AIM OF THE EXERCISE – Each entry below is to be printed verbatim.

INPUT RECORDS –

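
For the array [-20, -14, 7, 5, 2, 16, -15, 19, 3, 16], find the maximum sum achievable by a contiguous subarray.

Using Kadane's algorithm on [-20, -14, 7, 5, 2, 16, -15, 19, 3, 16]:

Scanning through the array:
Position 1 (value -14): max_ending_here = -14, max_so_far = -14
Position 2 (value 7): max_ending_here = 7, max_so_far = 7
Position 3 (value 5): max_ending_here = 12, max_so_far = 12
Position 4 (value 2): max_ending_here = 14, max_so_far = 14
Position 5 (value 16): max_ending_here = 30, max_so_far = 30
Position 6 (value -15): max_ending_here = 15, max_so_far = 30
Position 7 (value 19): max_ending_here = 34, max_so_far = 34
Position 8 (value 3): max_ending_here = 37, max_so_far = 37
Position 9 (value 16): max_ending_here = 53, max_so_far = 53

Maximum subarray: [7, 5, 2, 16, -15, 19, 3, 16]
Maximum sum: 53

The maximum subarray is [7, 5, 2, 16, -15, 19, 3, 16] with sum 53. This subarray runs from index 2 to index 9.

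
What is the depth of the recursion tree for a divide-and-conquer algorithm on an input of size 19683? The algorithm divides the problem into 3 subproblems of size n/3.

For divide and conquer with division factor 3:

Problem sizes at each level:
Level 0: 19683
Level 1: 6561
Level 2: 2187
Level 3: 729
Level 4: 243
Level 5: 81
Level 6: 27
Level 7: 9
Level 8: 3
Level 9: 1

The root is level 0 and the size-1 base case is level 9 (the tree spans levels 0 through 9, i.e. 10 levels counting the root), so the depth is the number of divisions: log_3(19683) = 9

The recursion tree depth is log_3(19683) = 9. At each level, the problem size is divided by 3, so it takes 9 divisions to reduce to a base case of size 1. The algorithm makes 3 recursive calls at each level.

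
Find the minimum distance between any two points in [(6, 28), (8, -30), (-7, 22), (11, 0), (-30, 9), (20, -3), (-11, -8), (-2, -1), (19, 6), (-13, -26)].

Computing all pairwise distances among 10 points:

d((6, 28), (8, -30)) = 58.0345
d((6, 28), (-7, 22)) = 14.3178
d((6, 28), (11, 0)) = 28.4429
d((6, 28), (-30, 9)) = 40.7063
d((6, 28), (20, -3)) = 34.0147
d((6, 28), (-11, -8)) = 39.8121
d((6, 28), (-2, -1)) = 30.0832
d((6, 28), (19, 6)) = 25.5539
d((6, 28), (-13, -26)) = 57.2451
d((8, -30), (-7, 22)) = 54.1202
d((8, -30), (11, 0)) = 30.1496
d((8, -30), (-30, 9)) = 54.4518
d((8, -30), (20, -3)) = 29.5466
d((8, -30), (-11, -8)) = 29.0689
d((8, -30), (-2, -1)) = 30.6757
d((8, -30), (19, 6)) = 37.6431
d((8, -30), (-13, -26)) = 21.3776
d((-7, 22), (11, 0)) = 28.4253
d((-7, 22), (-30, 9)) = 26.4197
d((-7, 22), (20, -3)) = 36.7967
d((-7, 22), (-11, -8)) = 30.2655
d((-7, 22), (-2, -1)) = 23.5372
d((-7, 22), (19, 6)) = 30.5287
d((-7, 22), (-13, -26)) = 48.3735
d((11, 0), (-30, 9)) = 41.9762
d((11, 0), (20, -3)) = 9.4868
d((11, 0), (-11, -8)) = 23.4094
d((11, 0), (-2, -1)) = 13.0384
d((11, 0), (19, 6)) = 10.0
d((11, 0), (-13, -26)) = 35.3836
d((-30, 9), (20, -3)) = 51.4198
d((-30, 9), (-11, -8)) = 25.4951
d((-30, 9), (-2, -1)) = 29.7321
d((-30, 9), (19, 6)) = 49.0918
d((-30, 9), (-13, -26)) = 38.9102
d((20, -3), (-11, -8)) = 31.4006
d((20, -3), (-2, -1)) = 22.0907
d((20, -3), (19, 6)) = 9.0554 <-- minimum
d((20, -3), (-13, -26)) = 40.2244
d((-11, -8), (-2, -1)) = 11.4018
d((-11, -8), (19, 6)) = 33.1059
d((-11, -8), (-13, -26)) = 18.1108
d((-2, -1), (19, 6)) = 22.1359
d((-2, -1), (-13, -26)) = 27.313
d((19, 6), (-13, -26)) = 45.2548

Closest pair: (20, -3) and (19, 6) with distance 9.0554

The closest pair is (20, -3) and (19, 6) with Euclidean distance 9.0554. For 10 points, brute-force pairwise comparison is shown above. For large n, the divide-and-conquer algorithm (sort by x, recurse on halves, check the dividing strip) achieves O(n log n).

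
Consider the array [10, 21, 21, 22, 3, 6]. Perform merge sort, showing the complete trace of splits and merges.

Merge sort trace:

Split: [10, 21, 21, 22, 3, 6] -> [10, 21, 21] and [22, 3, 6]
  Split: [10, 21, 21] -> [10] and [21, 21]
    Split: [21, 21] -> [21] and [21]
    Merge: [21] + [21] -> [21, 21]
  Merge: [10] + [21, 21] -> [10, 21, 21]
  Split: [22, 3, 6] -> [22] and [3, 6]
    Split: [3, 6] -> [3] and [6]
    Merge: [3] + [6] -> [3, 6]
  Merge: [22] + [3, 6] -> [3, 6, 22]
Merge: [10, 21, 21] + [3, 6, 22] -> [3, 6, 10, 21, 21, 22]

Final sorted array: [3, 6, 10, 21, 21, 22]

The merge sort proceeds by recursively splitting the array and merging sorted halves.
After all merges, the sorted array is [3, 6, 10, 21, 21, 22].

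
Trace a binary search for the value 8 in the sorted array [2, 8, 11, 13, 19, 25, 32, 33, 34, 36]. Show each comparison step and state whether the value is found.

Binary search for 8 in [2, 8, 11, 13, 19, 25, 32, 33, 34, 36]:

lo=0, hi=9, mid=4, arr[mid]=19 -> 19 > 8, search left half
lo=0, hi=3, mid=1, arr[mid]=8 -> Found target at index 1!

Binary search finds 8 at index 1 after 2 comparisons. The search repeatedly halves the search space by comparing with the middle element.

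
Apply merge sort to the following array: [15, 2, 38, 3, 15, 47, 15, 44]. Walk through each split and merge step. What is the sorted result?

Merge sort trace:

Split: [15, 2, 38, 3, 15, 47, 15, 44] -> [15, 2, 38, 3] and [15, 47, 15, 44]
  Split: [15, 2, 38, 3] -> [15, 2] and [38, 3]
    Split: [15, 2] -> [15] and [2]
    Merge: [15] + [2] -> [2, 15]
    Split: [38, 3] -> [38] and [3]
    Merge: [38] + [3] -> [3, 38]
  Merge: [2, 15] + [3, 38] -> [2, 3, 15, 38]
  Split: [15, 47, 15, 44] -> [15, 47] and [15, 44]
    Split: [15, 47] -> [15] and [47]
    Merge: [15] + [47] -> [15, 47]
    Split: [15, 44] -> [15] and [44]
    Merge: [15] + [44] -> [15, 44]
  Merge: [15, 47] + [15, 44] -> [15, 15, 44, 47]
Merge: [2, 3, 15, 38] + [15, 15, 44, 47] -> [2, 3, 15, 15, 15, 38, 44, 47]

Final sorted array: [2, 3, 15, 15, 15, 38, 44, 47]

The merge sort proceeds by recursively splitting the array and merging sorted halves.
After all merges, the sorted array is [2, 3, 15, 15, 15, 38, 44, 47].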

OUTPUT FOR THIS TASK –
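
For the array [-20, -14, 7, 5, 2, 16, -15, 19, 3, 16], find the maximum sum achievable by a contiguous subarray.

Using Kadane's algorithm on [-20, -14, 7, 5, 2, 16, -15, 19, 3, 16]:

Scanning through the array:
Position 1 (value -14): max_ending_here = -14, max_so_far = -14
Position 2 (value 7): max_ending_here = 7, max_so_far = 7
Position 3 (value 5): max_ending_here = 12, max_so_far = 12
Position 4 (value 2): max_ending_here = 14, max_so_far = 14
Position 5 (value 16): max_ending_here = 30, max_so_far = 30
Position 6 (value -15): max_ending_here = 15, max_so_far = 30
Position 7 (value 19): max_ending_here = 34, max_so_far = 34
Position 8 (value 3): max_ending_here = 37, max_so_far = 37
Position 9 (value 16): max_ending_here = 53, max_so_far = 53

Maximum subarray: [7, 5, 2, 16, -15, 19, 3, 16]
Maximum sum: 53

The maximum subarray is [7, 5, 2, 16, -15, 19, 3, 16] with sum 53. This subarray runs from index 2 to index 9.

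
What is the depth of the recursion tree for a divide-and-conquer algorithm on an input of size 19683? The algorithm divides the problem into 3 subproblems of size n/3.

For divide and conquer with division factor 3:

Problem sizes at each level:
Level 0: 19683
Level 1: 6561
Level 2: 2187
Level 3: 729
Level 4: 243
Level 5: 81
Level 6: 27
Level 7: 9
Level 8: 3
Level 9: 1

The root is level 0 and the size-1 base case is level 9 (the tree spans levels 0 through 9, i.e. 10 levels counting the root), so the depth is the number of divisions: log_3(19683) = 9

The recursion tree depth is log_3(19683) = 9. At each level, the problem size is divided by 3, so it takes 9 divisions to reduce to a base case of size 1. The algorithm makes 3 recursive calls at each level.

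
Find the minimum distance between any two points in [(6, 28), (8, -30), (-7, 22), (11, 0), (-30, 9), (20, -3), (-11, -8), (-2, -1), (19, 6), (-13, -26)].

Computing all pairwise distances among 10 points:

d((6, 28), (8, -30)) = 58.0345
d((6, 28), (-7, 22)) = 14.3178
d((6, 28), (11, 0)) = 28.4429
d((6, 28), (-30, 9)) = 40.7063
d((6, 28), (20, -3)) = 34.0147
d((6, 28), (-11, -8)) = 39.8121
d((6, 28), (-2, -1)) = 30.0832
d((6, 28), (19, 6)) = 25.5539
d((6, 28), (-13, -26)) = 57.2451
d((8, -30), (-7, 22)) = 54.1202
d((8, -30), (11, 0)) = 30.1496
d((8, -30), (-30, 9)) = 54.4518
d((8, -30), (20, -3)) = 29.5466
d((8, -30), (-11, -8)) = 29.0689
d((8, -30), (-2, -1)) = 30.6757
d((8, -30), (19, 6)) = 37.6431
d((8, -30), (-13, -26)) = 21.3776
d((-7, 22), (11, 0)) = 28.4253
d((-7, 22), (-30, 9)) = 26.4197
d((-7, 22), (20, -3)) = 36.7967
d((-7, 22), (-11, -8)) = 30.2655
d((-7, 22), (-2, -1)) = 23.5372
d((-7, 22), (19, 6)) = 30.5287
d((-7, 22), (-13, -26)) = 48.3735
d((11, 0), (-30, 9)) = 41.9762
d((11, 0), (20, -3)) = 9.4868
d((11, 0), (-11, -8)) = 23.4094
d((11, 0), (-2, -1)) = 13.0384
d((11, 0), (19, 6)) = 10.0
d((11, 0), (-13, -26)) = 35.3836
d((-30, 9), (20, -3)) = 51.4198
d((-30, 9), (-11, -8)) = 25.4951
d((-30, 9), (-2, -1)) = 29.7321
d((-30, 9), (19, 6)) = 49.0918
d((-30, 9), (-13, -26)) = 38.9102
d((20, -3), (-11, -8)) = 31.4006
d((20, -3), (-2, -1)) = 22.0907
d((20, -3), (19, 6)) = 9.0554 <-- minimum
d((20, -3), (-13, -26)) = 40.2244
d((-11, -8), (-2, -1)) = 11.4018
d((-11, -8), (19, 6)) = 33.1059
d((-11, -8), (-13, -26)) = 18.1108
d((-2, -1), (19, 6)) = 22.1359
d((-2, -1), (-13, -26)) = 27.313
d((19, 6), (-13, -26)) = 45.2548

Closest pair: (20, -3) and (19, 6) with distance 9.0554

The closest pair is (20, -3) and (19, 6) with Euclidean distance 9.0554. For 10 points, brute-force pairwise comparison is shown above. For large n, the divide-and-conquer algorithm (sort by x, recurse on halves, check the dividing strip) achieves O(n log n).

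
Consider the array [10, 21, 21, 22, 3, 6]. Perform merge sort, showing the complete trace of splits and merges.

Merge sort trace:

Split: [10, 21, 21, 22, 3, 6] -> [10, 21, 21] and [22, 3, 6]
  Split: [10, 21, 21] -> [10] and [21, 21]
    Split: [21, 21] -> [21] and [21]
    Merge: [21] + [21] -> [21, 21]
  Merge: [10] + [21, 21] -> [10, 21, 21]
  Split: [22, 3, 6] -> [22] and [3, 6]
    Split: [3, 6] -> [3] and [6]
    Merge: [3] + [6] -> [3, 6]
  Merge: [22] + [3, 6] -> [3, 6, 22]
Merge: [10, 21, 21] + [3, 6, 22] -> [3, 6, 10, 21, 21, 22]

Final sorted array: [3, 6, 10, 21, 21, 22]

The merge sort proceeds by recursively splitting the array and merging sorted halves.
After all merges, the sorted array is [3, 6, 10, 21, 21, 22].

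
Trace a binary search for the value 8 in the sorted array [2, 8, 11, 13, 19, 25, 32, 33, 34, 36]. Show each comparison step and state whether the value is found.

Binary search for 8 in [2, 8, 11, 13, 19, 25, 32, 33, 34, 36]:

lo=0, hi=9, mid=4, arr[mid]=19 -> 19 > 8, search left half
lo=0, hi=3, mid=1, arr[mid]=8 -> Found target at index 1!

Binary search finds 8 at index 1 after 2 comparisons. The search repeatedly halves the search space by comparing with the middle element.

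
Apply merge sort to the following array: [15, 2, 38, 3, 15, 47, 15, 44]. Walk through each split and merge step. What is the sorted result?

Merge sort trace:

Split: [15, 2, 38, 3, 15, 47, 15, 44] -> [15, 2, 38, 3] and [15, 47, 15, 44]
  Split: [15, 2, 38, 3] -> [15, 2] and [38, 3]
    Split: [15, 2] -> [15] and [2]
    Merge: [15] + [2] -> [2, 15]
    Split: [38, 3] -> [38] and [3]
    Merge: [38] + [3] -> [3, 38]
  Merge: [2, 15] + [3, 38] -> [2, 3, 15, 38]
  Split: [15, 47, 15, 44] -> [15, 47] and [15, 44]
    Split: [15, 47] -> [15] and [47]
    Merge: [15] + [47] -> [15, 47]
    Split: [15, 44] -> [15] and [44]
    Merge: [15] + [44] -> [15, 44]
  Merge: [15, 47] + [15, 44] -> [15, 15, 44, 47]
Merge: [2, 3, 15, 38] + [15, 15, 44, 47] -> [2, 3, 15, 15, 15, 38, 44, 47]

Final sorted array: [2, 3, 15, 15, 15, 38, 44, 47]

The merge sort proceeds by recursively splitting the array and merging sorted halves.
After all merges, the sorted array is [2, 3, 15, 15, 15, 38, 44, 47].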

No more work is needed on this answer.